**WHAT IS NEEDED**
Find "Find P₀ for" in the data below; transcribe the line it appears on and each line after it, exactly, to the end, and nothing else.

**RECORDS TO PROCESS**

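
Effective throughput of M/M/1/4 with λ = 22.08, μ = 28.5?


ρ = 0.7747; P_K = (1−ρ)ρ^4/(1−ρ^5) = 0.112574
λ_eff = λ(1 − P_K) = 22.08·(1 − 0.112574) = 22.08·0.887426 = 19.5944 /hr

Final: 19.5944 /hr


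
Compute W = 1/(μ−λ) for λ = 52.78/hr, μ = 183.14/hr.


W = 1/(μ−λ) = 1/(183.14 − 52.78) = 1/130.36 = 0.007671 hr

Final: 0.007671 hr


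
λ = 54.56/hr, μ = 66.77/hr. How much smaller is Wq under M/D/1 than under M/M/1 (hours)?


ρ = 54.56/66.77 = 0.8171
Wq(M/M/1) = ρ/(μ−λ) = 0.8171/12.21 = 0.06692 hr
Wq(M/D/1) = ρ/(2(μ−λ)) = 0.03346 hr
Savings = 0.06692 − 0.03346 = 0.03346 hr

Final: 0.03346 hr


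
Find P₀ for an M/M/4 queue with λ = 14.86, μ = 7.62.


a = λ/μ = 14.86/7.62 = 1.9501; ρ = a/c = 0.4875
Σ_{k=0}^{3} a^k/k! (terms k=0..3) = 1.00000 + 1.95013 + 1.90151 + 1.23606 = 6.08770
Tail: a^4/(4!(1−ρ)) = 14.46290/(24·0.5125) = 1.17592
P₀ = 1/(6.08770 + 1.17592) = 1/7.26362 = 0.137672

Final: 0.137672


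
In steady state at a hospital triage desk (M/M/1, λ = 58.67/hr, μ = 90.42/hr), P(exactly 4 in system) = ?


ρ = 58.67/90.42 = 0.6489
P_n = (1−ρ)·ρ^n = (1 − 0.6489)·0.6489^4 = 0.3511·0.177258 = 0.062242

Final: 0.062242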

**ANSWER SECTION**
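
Find P₀ for an M/M/4 queue with λ = 14.86, μ = 7.62.


a = λ/μ = 14.86/7.62 = 1.9501; ρ = a/c = 0.4875
Σ_{k=0}^{3} a^k/k! (terms k=0..3) = 1.00000 + 1.95013 + 1.90151 + 1.23606 = 6.08770
Tail: a^4/(4!(1−ρ)) = 14.46290/(24·0.5125) = 1.17592
P₀ = 1/(6.08770 + 1.17592) = 1/7.26362 = 0.137672

Final: 0.137672


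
In steady state at a hospital triage desk (M/M/1, λ = 58.67/hr, μ = 90.42/hr), P(exactly 4 in system) = ?


ρ = 58.67/90.42 = 0.6489
P_n = (1−ρ)·ρ^n = (1 − 0.6489)·0.6489^4 = 0.3511·0.177258 = 0.062242

Final: 0.062242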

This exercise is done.